-------- STORED DATA --------

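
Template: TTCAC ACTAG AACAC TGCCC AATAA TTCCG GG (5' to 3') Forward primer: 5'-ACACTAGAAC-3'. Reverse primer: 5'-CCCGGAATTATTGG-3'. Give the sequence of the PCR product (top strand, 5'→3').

The forward primer matches the template at positions 4–13.
The reverse primer's reverse complement is CCAATAATTCCGGG, which matches the template at positions 19–32.
The product is the template from position 4 through 32 (29 bp).

5'-ACACTAGAACACTGCCCAATAATTCCGGG-3'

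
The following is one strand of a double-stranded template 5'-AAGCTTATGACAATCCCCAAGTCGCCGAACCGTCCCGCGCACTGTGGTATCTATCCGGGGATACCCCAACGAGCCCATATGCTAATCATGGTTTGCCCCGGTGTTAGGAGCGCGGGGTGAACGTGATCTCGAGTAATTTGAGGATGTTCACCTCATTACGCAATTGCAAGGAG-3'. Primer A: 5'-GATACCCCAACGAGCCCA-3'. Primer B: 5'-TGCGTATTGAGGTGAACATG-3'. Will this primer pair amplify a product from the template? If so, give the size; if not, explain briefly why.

No product — primer B has no binding site in the template.

Primer B (TGCGTATTGAGGTGAACATG) does not match the top strand, and its reverse complement CATGTTCACCTCAATACGCA does not match either.
With no annealing site for primer B, no amplification occurs.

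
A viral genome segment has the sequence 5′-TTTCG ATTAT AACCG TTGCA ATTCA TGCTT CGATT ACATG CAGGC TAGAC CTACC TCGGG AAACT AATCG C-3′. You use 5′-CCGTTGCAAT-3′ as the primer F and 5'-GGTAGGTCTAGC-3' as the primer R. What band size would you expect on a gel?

43 bp

The forward primer matches the template at positions 13–22.
The reverse primer's reverse complement is GCTAGACCTACC, which matches the template at positions 44–55.
The product runs from position 13 to position 55, so its length is 55 − 13 + 1 = 43 bp.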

--------

(WORK ORDER) Whatever the number of entries above, each one is to be copied exactly.

(RESULT BELOW)
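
Template: TTCAC ACTAG AACAC TGCCC AATAA TTCCG GG (5' to 3') Forward primer: 5'-ACACTAGAAC-3'. Reverse primer: 5'-CCCGGAATTATTGG-3'. Give the sequence of the PCR product (top strand, 5'→3').

The forward primer matches the template at positions 4–13.
The reverse primer's reverse complement is CCAATAATTCCGGG, which matches the template at positions 19–32.
The product is the template from position 4 through 32 (29 bp).

5'-ACACTAGAACACTGCCCAATAATTCCGGG-3'

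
The following is one strand of a double-stranded template 5'-AAGCTTATGACAATCCCCAAGTCGCCGAACCGTCCCGCGCACTGTGGTATCTATCCGGGGATACCCCAACGAGCCCATATGCTAATCATGGTTTGCCCCGGTGTTAGGAGCGCGGGGTGAACGTGATCTCGAGTAATTTGAGGATGTTCACCTCATTACGCAATTGCAAGGAG-3'. Primer A: 5'-GATACCCCAACGAGCCCA-3'. Primer B: 5'-TGCGTATTGAGGTGAACATG-3'. Will this primer pair amplify a product from the template? If so, give the size; if not, explain briefly why.

No product — primer B has no binding site in the template.

Primer B (TGCGTATTGAGGTGAACATG) does not match the top strand, and its reverse complement CATGTTCACCTCAATACGCA does not match either.
With no annealing site for primer B, no amplification occurs.

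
A viral genome segment has the sequence 5′-TTTCG ATTAT AACCG TTGCA ATTCA TGCTT CGATT ACATG CAGGC TAGAC CTACC TCGGG AAACT AATCG C-3′. You use 5′-CCGTTGCAAT-3′ as the primer F and 5'-GGTAGGTCTAGC-3' as the primer R. What band size would you expect on a gel?

43 bp

The forward primer matches the template at positions 13–22.
The reverse primer's reverse complement is GCTAGACCTACC, which matches the template at positions 44–55.
The product runs from position 13 to position 55, so its length is 55 − 13 + 1 = 43 bp.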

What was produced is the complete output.